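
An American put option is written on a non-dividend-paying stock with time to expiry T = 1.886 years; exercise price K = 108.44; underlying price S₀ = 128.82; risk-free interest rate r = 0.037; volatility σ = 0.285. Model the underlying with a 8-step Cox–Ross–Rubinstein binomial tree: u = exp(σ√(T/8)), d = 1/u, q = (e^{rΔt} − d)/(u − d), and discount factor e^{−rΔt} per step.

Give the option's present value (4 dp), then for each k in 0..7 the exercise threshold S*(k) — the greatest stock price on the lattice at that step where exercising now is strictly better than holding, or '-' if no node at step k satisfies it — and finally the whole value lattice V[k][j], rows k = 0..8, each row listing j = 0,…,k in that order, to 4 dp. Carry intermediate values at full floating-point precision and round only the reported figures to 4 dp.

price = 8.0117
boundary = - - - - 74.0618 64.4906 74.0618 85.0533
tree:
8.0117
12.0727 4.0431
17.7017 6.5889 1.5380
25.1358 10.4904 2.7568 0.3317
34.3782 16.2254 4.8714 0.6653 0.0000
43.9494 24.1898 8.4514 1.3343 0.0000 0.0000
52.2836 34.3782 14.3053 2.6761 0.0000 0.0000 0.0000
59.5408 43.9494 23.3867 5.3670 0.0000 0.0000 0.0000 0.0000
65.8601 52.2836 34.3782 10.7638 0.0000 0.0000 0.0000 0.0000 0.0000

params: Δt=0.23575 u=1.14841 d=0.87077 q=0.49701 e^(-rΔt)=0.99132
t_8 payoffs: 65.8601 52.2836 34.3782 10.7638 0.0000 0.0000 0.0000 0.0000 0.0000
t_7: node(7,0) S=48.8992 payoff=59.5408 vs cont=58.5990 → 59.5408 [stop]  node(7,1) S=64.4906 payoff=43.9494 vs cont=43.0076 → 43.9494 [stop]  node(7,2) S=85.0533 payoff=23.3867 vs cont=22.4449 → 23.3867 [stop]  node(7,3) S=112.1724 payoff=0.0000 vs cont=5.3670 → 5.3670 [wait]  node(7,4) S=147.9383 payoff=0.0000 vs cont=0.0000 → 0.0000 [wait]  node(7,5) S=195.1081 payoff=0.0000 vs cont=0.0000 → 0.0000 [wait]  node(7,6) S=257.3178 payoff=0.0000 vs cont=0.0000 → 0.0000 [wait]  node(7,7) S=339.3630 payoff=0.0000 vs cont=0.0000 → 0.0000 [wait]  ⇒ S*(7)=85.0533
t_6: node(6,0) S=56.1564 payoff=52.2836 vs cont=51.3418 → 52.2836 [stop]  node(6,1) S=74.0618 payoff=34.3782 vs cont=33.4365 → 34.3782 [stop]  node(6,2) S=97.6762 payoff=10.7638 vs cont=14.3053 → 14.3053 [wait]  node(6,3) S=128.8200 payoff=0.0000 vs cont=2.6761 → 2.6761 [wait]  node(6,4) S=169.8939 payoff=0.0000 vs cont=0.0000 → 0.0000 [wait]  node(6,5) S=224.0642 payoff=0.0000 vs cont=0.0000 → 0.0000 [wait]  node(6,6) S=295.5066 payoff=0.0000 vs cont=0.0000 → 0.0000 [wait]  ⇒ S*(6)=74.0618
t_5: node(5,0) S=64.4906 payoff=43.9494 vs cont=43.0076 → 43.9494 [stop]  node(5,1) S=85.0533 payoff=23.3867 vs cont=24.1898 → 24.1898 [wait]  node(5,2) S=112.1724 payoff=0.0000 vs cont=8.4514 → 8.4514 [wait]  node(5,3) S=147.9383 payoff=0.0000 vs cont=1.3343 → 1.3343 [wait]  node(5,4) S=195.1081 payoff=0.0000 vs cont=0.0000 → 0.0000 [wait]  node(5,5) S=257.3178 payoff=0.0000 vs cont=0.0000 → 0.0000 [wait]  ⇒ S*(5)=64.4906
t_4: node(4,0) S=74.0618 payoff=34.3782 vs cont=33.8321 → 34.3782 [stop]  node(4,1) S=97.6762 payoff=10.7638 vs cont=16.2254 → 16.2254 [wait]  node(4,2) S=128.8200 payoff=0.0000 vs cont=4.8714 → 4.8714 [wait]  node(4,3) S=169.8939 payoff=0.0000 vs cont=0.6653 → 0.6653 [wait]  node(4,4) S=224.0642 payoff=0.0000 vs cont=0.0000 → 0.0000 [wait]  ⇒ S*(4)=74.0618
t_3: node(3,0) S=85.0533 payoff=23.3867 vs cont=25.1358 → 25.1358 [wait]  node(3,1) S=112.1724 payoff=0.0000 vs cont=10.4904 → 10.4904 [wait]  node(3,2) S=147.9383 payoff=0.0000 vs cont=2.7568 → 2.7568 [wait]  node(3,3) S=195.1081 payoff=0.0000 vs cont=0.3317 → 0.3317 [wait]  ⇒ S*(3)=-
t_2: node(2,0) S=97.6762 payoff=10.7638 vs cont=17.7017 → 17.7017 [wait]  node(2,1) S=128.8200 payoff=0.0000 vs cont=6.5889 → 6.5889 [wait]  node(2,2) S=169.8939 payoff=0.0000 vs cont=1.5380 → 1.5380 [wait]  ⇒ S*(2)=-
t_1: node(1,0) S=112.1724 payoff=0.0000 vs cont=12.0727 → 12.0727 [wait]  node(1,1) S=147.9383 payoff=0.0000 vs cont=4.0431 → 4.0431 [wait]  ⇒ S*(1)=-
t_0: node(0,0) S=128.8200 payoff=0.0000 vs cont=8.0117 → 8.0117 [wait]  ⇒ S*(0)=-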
_____
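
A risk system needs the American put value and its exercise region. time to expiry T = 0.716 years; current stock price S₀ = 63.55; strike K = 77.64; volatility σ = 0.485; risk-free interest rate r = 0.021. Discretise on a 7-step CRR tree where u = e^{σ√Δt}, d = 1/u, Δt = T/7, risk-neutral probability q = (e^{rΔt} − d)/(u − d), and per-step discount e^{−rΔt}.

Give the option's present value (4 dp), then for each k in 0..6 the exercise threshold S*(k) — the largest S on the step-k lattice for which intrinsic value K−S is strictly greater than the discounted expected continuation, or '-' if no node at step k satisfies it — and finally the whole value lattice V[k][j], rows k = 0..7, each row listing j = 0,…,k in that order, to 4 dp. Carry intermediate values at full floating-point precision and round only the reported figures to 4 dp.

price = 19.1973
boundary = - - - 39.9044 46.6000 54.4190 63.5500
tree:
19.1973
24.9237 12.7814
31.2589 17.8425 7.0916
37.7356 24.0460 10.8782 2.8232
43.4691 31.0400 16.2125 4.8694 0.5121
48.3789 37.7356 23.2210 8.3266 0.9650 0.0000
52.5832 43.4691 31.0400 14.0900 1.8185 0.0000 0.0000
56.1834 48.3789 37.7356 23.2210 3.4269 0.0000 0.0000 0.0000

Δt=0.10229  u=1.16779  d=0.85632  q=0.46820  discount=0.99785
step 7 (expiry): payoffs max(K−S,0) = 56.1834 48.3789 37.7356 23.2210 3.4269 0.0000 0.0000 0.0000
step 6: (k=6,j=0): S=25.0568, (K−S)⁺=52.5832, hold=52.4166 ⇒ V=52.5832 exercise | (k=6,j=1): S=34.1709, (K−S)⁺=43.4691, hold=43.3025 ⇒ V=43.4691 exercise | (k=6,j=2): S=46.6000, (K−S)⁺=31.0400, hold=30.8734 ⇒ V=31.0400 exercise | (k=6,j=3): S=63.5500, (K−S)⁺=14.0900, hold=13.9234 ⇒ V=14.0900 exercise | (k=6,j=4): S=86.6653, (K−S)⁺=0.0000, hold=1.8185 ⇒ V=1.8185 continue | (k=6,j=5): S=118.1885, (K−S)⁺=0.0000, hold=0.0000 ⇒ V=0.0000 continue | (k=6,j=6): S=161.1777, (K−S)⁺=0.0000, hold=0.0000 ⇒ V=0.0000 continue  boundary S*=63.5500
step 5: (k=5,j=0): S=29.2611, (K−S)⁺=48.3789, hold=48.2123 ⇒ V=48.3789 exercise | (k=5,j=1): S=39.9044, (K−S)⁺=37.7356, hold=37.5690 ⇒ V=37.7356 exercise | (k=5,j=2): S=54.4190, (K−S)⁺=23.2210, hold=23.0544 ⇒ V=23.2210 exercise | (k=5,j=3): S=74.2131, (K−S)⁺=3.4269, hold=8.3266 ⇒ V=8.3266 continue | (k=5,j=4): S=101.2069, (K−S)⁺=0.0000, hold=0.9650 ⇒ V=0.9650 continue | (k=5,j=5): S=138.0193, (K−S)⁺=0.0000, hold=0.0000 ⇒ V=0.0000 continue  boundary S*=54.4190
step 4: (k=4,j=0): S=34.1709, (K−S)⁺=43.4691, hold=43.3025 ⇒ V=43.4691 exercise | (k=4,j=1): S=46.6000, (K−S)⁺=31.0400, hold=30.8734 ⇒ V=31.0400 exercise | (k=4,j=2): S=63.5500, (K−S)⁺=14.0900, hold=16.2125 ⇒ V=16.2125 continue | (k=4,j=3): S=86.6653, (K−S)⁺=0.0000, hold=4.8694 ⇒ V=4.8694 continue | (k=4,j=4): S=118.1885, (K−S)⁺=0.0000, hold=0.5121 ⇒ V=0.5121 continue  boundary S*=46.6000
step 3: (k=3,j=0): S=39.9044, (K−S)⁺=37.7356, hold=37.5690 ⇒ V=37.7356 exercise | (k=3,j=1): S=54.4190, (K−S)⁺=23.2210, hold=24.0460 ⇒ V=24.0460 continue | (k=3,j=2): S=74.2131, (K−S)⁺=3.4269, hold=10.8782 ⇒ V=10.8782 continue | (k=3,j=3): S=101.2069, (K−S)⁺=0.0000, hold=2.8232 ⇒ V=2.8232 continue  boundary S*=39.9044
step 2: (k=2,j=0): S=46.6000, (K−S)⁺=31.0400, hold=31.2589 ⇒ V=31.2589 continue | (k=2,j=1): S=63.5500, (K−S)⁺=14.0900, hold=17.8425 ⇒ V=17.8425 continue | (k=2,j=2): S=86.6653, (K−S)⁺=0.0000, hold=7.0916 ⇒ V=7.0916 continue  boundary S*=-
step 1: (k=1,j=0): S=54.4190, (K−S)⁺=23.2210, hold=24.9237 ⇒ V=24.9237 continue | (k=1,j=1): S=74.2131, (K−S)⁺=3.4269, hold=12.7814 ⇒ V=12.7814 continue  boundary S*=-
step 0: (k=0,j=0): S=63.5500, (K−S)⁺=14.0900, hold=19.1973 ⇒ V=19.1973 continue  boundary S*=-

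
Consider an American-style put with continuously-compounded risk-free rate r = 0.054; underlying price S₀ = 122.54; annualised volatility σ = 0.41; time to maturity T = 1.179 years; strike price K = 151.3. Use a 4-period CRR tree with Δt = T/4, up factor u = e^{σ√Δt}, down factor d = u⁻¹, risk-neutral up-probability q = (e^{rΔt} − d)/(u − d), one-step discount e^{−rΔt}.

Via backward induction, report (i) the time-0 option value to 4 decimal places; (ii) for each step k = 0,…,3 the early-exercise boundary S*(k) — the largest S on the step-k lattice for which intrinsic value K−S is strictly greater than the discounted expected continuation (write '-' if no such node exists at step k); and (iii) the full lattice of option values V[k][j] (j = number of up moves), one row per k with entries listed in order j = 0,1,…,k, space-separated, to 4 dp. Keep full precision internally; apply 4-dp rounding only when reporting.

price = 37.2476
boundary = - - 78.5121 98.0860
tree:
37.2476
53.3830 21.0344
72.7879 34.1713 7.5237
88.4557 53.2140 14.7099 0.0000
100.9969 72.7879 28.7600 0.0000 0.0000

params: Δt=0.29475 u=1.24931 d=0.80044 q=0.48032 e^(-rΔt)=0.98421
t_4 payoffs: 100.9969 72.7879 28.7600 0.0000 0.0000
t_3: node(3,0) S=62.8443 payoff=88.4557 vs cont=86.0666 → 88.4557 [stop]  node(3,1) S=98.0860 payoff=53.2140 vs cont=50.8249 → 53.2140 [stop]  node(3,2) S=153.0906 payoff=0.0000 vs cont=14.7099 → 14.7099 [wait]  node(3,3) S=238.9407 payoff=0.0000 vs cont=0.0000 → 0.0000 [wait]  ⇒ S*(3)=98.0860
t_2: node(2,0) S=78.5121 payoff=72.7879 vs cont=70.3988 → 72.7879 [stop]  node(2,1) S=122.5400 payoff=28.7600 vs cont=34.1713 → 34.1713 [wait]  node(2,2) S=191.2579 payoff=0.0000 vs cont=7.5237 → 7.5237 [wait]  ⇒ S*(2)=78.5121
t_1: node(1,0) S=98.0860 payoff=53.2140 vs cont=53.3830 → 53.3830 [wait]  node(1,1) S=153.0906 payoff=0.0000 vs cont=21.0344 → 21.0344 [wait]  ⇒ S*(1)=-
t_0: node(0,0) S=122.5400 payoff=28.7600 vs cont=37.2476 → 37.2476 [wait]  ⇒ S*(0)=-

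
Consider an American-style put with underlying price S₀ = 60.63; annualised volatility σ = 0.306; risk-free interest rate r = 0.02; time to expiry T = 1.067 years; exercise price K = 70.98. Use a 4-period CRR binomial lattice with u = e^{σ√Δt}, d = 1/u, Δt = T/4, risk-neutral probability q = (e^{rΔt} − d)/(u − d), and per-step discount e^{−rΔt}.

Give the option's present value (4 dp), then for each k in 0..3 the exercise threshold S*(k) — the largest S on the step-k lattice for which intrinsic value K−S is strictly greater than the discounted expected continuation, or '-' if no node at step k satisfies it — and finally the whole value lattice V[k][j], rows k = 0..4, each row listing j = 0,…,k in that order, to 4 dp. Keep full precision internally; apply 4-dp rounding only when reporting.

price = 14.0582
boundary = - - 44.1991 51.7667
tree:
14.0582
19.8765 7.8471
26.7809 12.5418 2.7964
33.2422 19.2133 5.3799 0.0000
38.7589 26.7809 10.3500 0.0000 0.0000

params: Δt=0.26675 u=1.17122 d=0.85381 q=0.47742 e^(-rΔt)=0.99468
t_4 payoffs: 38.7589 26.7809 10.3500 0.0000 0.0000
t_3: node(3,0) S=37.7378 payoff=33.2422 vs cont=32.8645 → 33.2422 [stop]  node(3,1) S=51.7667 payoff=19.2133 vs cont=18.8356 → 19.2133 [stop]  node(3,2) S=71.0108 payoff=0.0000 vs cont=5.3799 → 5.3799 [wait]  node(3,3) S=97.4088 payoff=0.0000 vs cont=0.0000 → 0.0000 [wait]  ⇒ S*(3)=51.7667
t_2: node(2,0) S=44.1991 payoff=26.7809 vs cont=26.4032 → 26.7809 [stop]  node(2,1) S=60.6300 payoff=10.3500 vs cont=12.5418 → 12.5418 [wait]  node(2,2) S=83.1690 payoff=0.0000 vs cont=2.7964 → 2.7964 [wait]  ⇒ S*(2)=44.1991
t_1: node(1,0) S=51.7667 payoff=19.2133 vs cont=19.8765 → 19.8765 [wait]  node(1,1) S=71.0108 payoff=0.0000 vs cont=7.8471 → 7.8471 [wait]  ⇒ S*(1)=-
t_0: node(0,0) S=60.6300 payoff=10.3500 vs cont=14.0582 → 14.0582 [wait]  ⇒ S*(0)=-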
_____
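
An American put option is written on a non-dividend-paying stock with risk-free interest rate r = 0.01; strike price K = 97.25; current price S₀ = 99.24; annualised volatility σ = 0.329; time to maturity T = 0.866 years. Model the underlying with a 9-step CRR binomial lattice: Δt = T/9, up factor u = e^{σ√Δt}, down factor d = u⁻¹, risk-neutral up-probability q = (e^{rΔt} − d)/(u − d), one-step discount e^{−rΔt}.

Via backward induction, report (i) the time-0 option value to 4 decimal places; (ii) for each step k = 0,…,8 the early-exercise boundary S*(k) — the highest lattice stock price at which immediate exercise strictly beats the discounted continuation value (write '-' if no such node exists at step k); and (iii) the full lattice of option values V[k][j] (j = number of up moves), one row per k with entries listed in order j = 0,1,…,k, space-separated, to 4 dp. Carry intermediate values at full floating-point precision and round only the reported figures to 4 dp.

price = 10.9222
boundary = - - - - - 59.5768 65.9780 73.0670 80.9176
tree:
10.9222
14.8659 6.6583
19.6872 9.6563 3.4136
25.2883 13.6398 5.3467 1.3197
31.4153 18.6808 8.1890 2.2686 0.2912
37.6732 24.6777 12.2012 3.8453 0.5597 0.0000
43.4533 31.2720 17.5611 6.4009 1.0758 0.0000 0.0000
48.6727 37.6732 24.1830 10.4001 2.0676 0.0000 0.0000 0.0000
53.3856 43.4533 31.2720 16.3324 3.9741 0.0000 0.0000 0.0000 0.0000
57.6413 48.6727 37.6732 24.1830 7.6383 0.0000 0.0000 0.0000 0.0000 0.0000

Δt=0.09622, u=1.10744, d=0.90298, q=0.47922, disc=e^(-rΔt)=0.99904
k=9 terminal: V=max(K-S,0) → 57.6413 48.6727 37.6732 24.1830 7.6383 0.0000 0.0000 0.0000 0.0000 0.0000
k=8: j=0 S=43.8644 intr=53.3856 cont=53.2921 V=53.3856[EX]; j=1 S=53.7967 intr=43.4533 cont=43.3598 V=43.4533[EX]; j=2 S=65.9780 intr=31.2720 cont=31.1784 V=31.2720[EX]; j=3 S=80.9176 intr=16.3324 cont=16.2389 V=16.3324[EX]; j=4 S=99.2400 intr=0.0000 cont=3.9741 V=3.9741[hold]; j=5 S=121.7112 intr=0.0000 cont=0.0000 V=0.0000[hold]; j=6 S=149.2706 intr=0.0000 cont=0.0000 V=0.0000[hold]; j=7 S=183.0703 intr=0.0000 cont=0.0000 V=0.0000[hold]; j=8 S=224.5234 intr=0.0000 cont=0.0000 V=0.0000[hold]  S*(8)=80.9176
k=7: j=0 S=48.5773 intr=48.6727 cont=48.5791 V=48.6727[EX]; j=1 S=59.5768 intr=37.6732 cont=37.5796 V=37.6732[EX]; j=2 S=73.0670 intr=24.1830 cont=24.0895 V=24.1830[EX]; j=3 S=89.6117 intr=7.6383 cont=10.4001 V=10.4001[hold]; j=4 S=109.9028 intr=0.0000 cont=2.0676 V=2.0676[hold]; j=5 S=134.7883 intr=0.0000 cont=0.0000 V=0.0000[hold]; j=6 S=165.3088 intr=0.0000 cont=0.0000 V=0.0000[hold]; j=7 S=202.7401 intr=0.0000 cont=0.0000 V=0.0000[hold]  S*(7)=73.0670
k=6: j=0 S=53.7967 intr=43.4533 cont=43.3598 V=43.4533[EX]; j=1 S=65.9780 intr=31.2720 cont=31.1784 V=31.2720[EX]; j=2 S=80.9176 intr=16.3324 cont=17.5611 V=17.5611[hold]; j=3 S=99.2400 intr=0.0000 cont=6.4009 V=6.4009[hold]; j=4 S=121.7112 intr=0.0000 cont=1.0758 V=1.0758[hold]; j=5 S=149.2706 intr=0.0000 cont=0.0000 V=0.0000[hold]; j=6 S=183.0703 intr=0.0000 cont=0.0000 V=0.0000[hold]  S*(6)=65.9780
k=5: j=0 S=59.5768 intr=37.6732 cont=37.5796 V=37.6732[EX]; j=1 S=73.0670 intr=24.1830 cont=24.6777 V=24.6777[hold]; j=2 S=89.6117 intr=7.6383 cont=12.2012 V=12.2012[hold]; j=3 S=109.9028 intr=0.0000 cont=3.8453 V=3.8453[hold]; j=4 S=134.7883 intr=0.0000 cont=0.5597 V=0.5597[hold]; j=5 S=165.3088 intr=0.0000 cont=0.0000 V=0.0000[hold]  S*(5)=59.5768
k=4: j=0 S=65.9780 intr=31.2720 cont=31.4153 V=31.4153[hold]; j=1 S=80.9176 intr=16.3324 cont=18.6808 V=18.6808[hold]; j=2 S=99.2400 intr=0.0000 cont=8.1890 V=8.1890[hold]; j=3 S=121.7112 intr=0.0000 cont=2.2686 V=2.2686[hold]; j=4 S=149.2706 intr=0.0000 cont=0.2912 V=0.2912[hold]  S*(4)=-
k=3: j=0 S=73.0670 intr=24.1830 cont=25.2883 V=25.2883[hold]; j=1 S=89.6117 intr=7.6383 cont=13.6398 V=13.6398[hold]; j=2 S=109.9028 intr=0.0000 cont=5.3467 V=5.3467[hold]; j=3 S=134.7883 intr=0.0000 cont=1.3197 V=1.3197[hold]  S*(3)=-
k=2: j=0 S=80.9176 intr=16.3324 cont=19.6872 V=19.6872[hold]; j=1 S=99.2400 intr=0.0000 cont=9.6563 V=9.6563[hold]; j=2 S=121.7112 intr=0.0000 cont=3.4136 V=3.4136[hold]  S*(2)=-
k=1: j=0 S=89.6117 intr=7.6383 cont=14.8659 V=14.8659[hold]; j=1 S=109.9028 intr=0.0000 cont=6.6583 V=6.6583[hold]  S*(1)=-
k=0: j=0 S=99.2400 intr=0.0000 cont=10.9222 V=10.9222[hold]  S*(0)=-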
_____
Exercise objective: In the records above, some lines hold the word "dividend"; copy each such line.

Final answer:
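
An American put option is written on a non-dividend-paying stock with time to expiry T = 1.886 years; exercise price K = 108.44; underlying price S₀ = 128.82; risk-free interest rate r = 0.037; volatility σ = 0.285. Model the underlying with a 8-step Cox–Ross–Rubinstein binomial tree: u = exp(σ√(T/8)), d = 1/u, q = (e^{rΔt} − d)/(u − d), and discount factor e^{−rΔt} per step.
An American put option is written on a non-dividend-paying stock with risk-free interest rate r = 0.01; strike price K = 97.25; current price S₀ = 99.24; annualised volatility σ = 0.329; time to maturity T = 0.866 years. Model the underlying with a 9-step CRR binomial lattice: Δt = T/9, up factor u = e^{σ√Δt}, down factor d = u⁻¹, risk-neutral up-probability q = (e^{rΔt} − d)/(u − d), one-step discount e^{−rΔt}.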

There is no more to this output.